### Extracted information
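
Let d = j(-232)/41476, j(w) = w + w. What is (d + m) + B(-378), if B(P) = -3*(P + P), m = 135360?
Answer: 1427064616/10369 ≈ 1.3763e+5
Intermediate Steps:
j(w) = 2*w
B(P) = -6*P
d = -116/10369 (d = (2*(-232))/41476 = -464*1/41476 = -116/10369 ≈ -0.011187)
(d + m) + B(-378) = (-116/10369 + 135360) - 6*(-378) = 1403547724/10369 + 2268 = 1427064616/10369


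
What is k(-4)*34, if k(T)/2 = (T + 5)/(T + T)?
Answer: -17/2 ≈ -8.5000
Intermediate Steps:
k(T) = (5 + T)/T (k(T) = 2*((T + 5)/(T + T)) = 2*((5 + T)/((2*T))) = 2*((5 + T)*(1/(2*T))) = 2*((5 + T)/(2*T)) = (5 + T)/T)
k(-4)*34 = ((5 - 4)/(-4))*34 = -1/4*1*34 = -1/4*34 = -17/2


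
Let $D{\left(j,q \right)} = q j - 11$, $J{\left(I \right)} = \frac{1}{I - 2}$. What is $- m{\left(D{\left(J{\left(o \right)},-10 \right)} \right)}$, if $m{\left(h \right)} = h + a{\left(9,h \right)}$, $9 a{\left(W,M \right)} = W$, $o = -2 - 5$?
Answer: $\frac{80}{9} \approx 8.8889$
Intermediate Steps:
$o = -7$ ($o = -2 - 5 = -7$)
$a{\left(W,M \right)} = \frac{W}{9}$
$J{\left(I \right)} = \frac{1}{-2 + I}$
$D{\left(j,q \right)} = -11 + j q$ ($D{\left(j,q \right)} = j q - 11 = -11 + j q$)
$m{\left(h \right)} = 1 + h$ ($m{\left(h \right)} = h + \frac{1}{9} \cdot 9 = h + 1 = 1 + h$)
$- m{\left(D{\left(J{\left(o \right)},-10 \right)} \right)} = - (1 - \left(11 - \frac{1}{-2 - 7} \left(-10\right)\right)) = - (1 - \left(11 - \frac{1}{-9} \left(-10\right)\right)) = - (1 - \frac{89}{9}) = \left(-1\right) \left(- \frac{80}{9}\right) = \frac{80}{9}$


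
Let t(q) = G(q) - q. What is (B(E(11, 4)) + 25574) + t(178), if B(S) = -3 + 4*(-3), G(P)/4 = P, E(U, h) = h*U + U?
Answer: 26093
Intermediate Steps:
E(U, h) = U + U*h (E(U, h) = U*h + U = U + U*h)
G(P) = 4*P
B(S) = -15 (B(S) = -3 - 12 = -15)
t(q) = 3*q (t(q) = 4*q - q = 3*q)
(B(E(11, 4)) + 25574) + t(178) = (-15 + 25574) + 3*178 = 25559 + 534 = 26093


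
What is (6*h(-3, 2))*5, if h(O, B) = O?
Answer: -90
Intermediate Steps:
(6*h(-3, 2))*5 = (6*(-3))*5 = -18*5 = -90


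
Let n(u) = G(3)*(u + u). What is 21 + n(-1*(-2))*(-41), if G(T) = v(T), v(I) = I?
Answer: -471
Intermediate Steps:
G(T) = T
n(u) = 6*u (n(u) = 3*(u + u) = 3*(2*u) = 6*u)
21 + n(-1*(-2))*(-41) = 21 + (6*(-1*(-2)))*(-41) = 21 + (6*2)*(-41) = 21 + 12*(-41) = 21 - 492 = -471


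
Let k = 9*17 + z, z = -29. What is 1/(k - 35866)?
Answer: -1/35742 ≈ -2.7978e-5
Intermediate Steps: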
######
Among the lines above, which contain the word "Answer"? Copy every one.

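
Answer: 1427064616/10369 ≈ 1.3763e+5
Answer: -17/2 ≈ -8.5000
Answer: $\frac{80}{9} \approx 8.8889$
Answer: 26093
Answer: -90
Answer: -471
Answer: -1/35742 ≈ -2.7978e-5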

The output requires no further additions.